DIRECTIONS FOR THIS TASK:
Find the word "characteristics" in the records below. List each line containing it.

GIVEN INFORMATION:
* * * * * * * * *
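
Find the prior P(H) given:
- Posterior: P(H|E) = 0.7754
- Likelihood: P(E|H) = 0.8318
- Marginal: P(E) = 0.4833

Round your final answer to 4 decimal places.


From Bayes' theorem: P(H|E) = P(E|H) × P(H) / P(E)

Rearranging for P(H):
P(H) = P(H|E) × P(E) / P(E|H)
     = 0.7754 × 0.4833 / 0.8318
     = 0.37475082 / 0.8318
     = 0.4505


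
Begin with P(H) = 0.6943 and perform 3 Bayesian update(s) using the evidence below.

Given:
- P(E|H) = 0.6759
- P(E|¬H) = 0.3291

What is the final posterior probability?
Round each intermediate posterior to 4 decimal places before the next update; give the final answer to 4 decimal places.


Sequential Bayesian updating:

Initial prior: P(H) = 0.6943

Update 1:
  P(E) = 0.6759 × 0.6943 + 0.3291 × 0.3057 = 0.46927737 + 0.10060587 = 0.56988324
  P(H|E) = 0.46927737 / 0.56988324 = 0.8235

Update 2:
  P(E) = 0.6759 × 0.8235 + 0.3291 × 0.1765 = 0.55660365 + 0.05808615 = 0.61468980
  P(H|E) = 0.55660365 / 0.61468980 = 0.9055

Update 3:
  P(E) = 0.6759 × 0.9055 + 0.3291 × 0.0945 = 0.61202745 + 0.03109995 = 0.64312740
  P(H|E) = 0.61202745 / 0.64312740 = 0.9516

Final posterior: 0.9516


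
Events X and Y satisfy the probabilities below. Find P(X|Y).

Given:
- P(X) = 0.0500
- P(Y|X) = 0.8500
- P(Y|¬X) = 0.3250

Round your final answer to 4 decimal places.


Bayes' theorem: P(X|Y) = P(Y|X) × P(X) / P(Y)

Step 1: Calculate P(Y) using law of total probability
P(Y) = P(Y|X)P(X) + P(Y|¬X)P(¬X)
     = 0.8500 × 0.0500 + 0.3250 × 0.9500
     = 0.04250000 + 0.30875000
     = 0.35125000

Step 2: Apply Bayes' theorem
P(X|Y) = P(Y|X) × P(X) / P(Y)
       = 0.04250000 / 0.35125000
       = 0.1210


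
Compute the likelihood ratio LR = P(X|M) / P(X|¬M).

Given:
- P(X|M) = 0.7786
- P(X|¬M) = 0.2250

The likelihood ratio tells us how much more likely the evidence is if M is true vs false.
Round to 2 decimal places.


Likelihood Ratio (LR) = P(X|M) / P(X|¬M)

LR = 0.7786 / 0.2250
   = 3.46

The evidence is 3.46 times more likely if M is true than if M is false.
LR > 1, so observing X raises the odds in favor of M.


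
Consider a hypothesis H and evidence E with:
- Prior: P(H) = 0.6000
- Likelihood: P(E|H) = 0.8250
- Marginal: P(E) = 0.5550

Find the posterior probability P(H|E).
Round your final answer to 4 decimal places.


Using Bayes' theorem:

P(H|E) = P(E|H) × P(H) / P(E)
       = 0.8250 × 0.6000 / 0.5550
       = 0.49500000 / 0.5550
       = 0.8919

The evidence strengthens our belief in H.
Prior: 0.6000 → Posterior: 0.8919


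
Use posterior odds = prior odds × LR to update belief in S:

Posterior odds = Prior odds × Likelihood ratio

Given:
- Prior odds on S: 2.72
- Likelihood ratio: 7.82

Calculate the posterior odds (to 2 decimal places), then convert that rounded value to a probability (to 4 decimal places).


Step 1: Calculate posterior odds
Posterior odds = Prior odds × LR
               = 2.72 × 7.82
               = 21.27

Step 2: Convert to probability
P(S|E) = Posterior odds / (1 + Posterior odds)
       = 21.27 / (1 + 21.27)
       = 21.27 / 22.27
       = 0.9551

The evidence increased P(S) from 0.7312 to 0.9551.


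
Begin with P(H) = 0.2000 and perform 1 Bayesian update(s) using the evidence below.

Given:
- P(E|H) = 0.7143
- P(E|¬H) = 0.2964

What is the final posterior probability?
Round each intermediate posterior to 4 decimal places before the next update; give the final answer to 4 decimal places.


Sequential Bayesian updating:

Initial prior: P(H) = 0.2000

Update 1:
  P(E) = 0.7143 × 0.2000 + 0.2964 × 0.8000 = 0.14286000 + 0.23712000 = 0.37998000
  P(H|E) = 0.14286000 / 0.37998000 = 0.3760

Final posterior: 0.3760


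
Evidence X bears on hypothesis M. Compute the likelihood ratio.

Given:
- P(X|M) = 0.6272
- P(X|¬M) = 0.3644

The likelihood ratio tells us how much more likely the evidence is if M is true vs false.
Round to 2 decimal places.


Likelihood Ratio (LR) = P(X|M) / P(X|¬M)

LR = 0.6272 / 0.3644
   = 1.72

The evidence is 1.72 times more likely if M is true than if M is false.
Because LR exceeds 1, X is evidence for M.


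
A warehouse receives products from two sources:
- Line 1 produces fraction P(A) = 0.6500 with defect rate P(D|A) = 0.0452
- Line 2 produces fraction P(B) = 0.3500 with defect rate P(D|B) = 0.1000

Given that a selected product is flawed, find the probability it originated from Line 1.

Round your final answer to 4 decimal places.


Let A = from Line 1, D = flawed

Given:
- P(A) = 0.6500, P(B) = 0.3500
- P(D|A) = 0.0452, P(D|B) = 0.1000

Step 1: Find P(D)
P(D) = P(D|A)P(A) + P(D|B)P(B)
     = 0.0452 × 0.6500 + 0.1000 × 0.3500
     = 0.02938000 + 0.03500000
     = 0.06438000

Step 2: Apply Bayes' theorem
P(A|D) = P(D|A)P(A) / P(D)
       = 0.02938000 / 0.06438000
       = 0.4564


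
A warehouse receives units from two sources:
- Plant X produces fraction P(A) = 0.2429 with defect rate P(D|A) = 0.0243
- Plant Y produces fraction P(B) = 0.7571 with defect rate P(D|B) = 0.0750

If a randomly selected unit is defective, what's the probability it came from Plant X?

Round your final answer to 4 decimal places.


Let A = from Plant X, D = defective

Given:
- P(A) = 0.2429, P(B) = 0.7571
- P(D|A) = 0.0243, P(D|B) = 0.0750

Step 1: Find P(D)
P(D) = P(D|A)P(A) + P(D|B)P(B)
     = 0.0243 × 0.2429 + 0.0750 × 0.7571
     = 0.00590247 + 0.05678250
     = 0.06268497

Step 2: Apply Bayes' theorem
P(A|D) = P(D|A)P(A) / P(D)
       = 0.00590247 / 0.06268497
       = 0.0942


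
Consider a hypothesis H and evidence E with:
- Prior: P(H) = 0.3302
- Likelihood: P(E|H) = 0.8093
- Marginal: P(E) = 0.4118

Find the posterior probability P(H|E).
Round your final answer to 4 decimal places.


Using Bayes' theorem:

P(H|E) = P(E|H) × P(H) / P(E)
       = 0.8093 × 0.3302 / 0.4118
       = 0.26723086 / 0.4118
       = 0.6489

The evidence strengthens our belief in H.
Prior: 0.3302 → Posterior: 0.6489


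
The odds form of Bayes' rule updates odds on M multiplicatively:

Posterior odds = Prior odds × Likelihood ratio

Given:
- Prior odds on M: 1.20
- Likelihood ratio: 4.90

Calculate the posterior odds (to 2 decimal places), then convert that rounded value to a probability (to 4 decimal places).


Step 1: Calculate posterior odds
Posterior odds = Prior odds × LR
               = 1.20 × 4.90
               = 5.88

Step 2: Convert to probability
P(M|E) = Posterior odds / (1 + Posterior odds)
       = 5.88 / (1 + 5.88)
       = 5.88 / 6.88
       = 0.8547

The evidence increased P(M) from 0.5455 to 0.8547.


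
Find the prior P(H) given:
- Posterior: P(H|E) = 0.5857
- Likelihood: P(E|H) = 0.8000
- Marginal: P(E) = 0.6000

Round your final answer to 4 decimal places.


From Bayes' theorem: P(H|E) = P(E|H) × P(H) / P(E)

Rearranging for P(H):
P(H) = P(H|E) × P(E) / P(E|H)
     = 0.5857 × 0.6000 / 0.8000
     = 0.35142000 / 0.8000
     = 0.4393


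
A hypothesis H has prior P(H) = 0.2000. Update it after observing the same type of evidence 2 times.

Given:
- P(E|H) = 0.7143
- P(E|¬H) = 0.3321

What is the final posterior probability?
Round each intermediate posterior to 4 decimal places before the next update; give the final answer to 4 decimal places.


Sequential Bayesian updating:

Initial prior: P(H) = 0.2000

Update 1:
  P(E) = 0.7143 × 0.2000 + 0.3321 × 0.8000 = 0.14286000 + 0.26568000 = 0.40854000
  P(H|E) = 0.14286000 / 0.40854000 = 0.3497

Update 2:
  P(E) = 0.7143 × 0.3497 + 0.3321 × 0.6503 = 0.24979071 + 0.21596463 = 0.46575534
  P(H|E) = 0.24979071 / 0.46575534 = 0.5363

Final posterior: 0.5363


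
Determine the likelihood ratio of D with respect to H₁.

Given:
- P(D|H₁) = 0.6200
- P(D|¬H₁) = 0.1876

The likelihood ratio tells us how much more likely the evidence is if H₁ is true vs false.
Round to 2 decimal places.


Likelihood Ratio (LR) = P(D|H₁) / P(D|¬H₁)

LR = 0.6200 / 0.1876
   = 3.30

The evidence is 3.30 times more likely if H₁ is true than if H₁ is false.
LR > 1, so observing D raises the odds in favor of H₁.


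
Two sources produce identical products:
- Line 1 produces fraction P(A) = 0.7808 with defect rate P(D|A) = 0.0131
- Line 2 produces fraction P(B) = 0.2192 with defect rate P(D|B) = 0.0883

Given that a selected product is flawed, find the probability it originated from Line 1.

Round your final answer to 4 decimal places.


Let A = from Line 1, D = flawed

Given:
- P(A) = 0.7808, P(B) = 0.2192
- P(D|A) = 0.0131, P(D|B) = 0.0883

Step 1: Find P(D)
P(D) = P(D|A)P(A) + P(D|B)P(B)
     = 0.0131 × 0.7808 + 0.0883 × 0.2192
     = 0.01022848 + 0.01935536
     = 0.02958384

Step 2: Apply Bayes' theorem
P(A|D) = P(D|A)P(A) / P(D)
       = 0.01022848 / 0.02958384
       = 0.3457


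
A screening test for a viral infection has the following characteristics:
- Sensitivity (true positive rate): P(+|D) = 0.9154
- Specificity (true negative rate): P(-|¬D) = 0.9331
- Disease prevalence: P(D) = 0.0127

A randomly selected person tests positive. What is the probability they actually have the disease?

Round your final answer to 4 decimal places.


Let D = has disease, + = positive test

Given:
- P(D) = 0.0127 (prevalence)
- P(+|D) = 0.9154 (sensitivity)
- P(-|¬D) = 0.9331 (specificity)
- P(+|¬D) = 0.0669 (false positive rate = 1 - specificity)

Step 1: Find P(+)
P(+) = P(+|D)P(D) + P(+|¬D)P(¬D)
     = 0.9154 × 0.0127 + 0.0669 × 0.9873
     = 0.01162558 + 0.06605037
     = 0.07767595

Step 2: Apply Bayes' theorem for P(D|+)
P(D|+) = P(+|D)P(D) / P(+)
       = 0.01162558 / 0.07767595
       = 0.1497


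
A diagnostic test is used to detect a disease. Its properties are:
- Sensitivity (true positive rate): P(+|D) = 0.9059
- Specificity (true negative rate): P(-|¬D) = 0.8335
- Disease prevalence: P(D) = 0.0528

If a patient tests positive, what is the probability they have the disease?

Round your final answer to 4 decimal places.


Let D = has disease, + = positive test

Given:
- P(D) = 0.0528 (prevalence)
- P(+|D) = 0.9059 (sensitivity)
- P(-|¬D) = 0.8335 (specificity)
- P(+|¬D) = 0.1665 (false positive rate = 1 - specificity)

Step 1: Find P(+)
P(+) = P(+|D)P(D) + P(+|¬D)P(¬D)
     = 0.9059 × 0.0528 + 0.1665 × 0.9472
     = 0.04783152 + 0.15770880
     = 0.20554032

Step 2: Apply Bayes' theorem for P(D|+)
P(D|+) = P(+|D)P(D) / P(+)
       = 0.04783152 / 0.20554032
       = 0.2327


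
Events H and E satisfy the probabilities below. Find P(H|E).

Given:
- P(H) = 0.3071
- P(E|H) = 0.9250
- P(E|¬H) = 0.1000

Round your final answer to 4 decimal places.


Bayes' theorem: P(H|E) = P(E|H) × P(H) / P(E)

Step 1: Calculate P(E) using law of total probability
P(E) = P(E|H)P(H) + P(E|¬H)P(¬H)
     = 0.9250 × 0.3071 + 0.1000 × 0.6929
     = 0.28406750 + 0.06929000
     = 0.35335750

Step 2: Apply Bayes' theorem
P(H|E) = P(E|H) × P(H) / P(E)
       = 0.28406750 / 0.35335750
       = 0.8039


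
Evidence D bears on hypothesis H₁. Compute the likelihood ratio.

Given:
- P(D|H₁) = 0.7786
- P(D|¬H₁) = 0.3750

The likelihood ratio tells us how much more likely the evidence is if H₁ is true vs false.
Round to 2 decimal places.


Likelihood Ratio (LR) = P(D|H₁) / P(D|¬H₁)

LR = 0.7786 / 0.3750
   = 2.08

The evidence is 2.08 times more likely if H₁ is true than if H₁ is false.
Because LR exceeds 1, D is evidence for H₁.


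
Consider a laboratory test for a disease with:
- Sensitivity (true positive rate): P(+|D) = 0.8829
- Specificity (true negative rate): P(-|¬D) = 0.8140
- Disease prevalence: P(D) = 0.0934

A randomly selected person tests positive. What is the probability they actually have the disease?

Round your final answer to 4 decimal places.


Let D = has disease, + = positive test

Given:
- P(D) = 0.0934 (prevalence)
- P(+|D) = 0.8829 (sensitivity)
- P(-|¬D) = 0.8140 (specificity)
- P(+|¬D) = 0.1860 (false positive rate = 1 - specificity)

Step 1: Find P(+)
P(+) = P(+|D)P(D) + P(+|¬D)P(¬D)
     = 0.8829 × 0.0934 + 0.1860 × 0.9066
     = 0.08246286 + 0.16862760
     = 0.25109046

Step 2: Apply Bayes' theorem for P(D|+)
P(D|+) = P(+|D)P(D) / P(+)
       = 0.08246286 / 0.25109046
       = 0.3284


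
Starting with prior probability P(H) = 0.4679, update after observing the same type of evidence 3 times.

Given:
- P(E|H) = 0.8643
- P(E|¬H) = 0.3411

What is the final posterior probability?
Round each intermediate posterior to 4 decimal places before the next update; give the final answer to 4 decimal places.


Sequential Bayesian updating:

Initial prior: P(H) = 0.4679

Update 1:
  P(E) = 0.8643 × 0.4679 + 0.3411 × 0.5321 = 0.40440597 + 0.18149931 = 0.58590528
  P(H|E) = 0.40440597 / 0.58590528 = 0.6902

Update 2:
  P(E) = 0.8643 × 0.6902 + 0.3411 × 0.3098 = 0.59653986 + 0.10567278 = 0.70221264
  P(H|E) = 0.59653986 / 0.70221264 = 0.8495

Update 3:
  P(E) = 0.8643 × 0.8495 + 0.3411 × 0.1505 = 0.73422285 + 0.05133555 = 0.78555840
  P(H|E) = 0.73422285 / 0.78555840 = 0.9347

Final posterior: 0.9347


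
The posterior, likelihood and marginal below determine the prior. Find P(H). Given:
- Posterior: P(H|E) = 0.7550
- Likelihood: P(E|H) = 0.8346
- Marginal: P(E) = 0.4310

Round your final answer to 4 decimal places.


From Bayes' theorem: P(H|E) = P(E|H) × P(H) / P(E)

Rearranging for P(H):
P(H) = P(H|E) × P(E) / P(E|H)
     = 0.7550 × 0.4310 / 0.8346
     = 0.32540500 / 0.8346
     = 0.3899


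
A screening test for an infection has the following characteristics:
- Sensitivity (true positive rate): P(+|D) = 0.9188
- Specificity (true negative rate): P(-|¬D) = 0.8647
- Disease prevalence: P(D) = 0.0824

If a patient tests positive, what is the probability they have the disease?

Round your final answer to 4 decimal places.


Let D = has disease, + = positive test

Given:
- P(D) = 0.0824 (prevalence)
- P(+|D) = 0.9188 (sensitivity)
- P(-|¬D) = 0.8647 (specificity)
- P(+|¬D) = 0.1353 (false positive rate = 1 - specificity)

Step 1: Find P(+)
P(+) = P(+|D)P(D) + P(+|¬D)P(¬D)
     = 0.9188 × 0.0824 + 0.1353 × 0.9176
     = 0.07570912 + 0.12415128
     = 0.19986040

Step 2: Apply Bayes' theorem for P(D|+)
P(D|+) = P(+|D)P(D) / P(+)
       = 0.07570912 / 0.19986040
       = 0.3788


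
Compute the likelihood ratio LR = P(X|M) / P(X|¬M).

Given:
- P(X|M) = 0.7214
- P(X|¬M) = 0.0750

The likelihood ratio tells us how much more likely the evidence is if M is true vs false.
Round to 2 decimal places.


Likelihood Ratio (LR) = P(X|M) / P(X|¬M)

LR = 0.7214 / 0.0750
   = 9.62

The evidence is 9.62 times more likely if M is true than if M is false.
Since LR > 1, the evidence supports M over ¬M.


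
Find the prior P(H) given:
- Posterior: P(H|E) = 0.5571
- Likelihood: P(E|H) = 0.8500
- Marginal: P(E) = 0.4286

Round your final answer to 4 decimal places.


From Bayes' theorem: P(H|E) = P(E|H) × P(H) / P(E)

Rearranging for P(H):
P(H) = P(H|E) × P(E) / P(E|H)
     = 0.5571 × 0.4286 / 0.8500
     = 0.23877306 / 0.8500
     = 0.2809


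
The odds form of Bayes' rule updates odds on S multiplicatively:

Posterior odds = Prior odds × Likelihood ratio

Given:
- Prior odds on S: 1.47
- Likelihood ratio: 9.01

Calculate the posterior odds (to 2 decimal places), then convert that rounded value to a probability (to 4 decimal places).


Step 1: Calculate posterior odds
Posterior odds = Prior odds × LR
               = 1.47 × 9.01
               = 13.24

Step 2: Convert to probability
P(S|E) = Posterior odds / (1 + Posterior odds)
       = 13.24 / (1 + 13.24)
       = 13.24 / 14.24
       = 0.9298

The evidence increased P(S) from 0.5951 to 0.9298.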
* * * * * * * * *
YOUR RESPONSE:
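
A screening test for a viral infection has the following characteristics:
A screening test for an infection has the following characteristics: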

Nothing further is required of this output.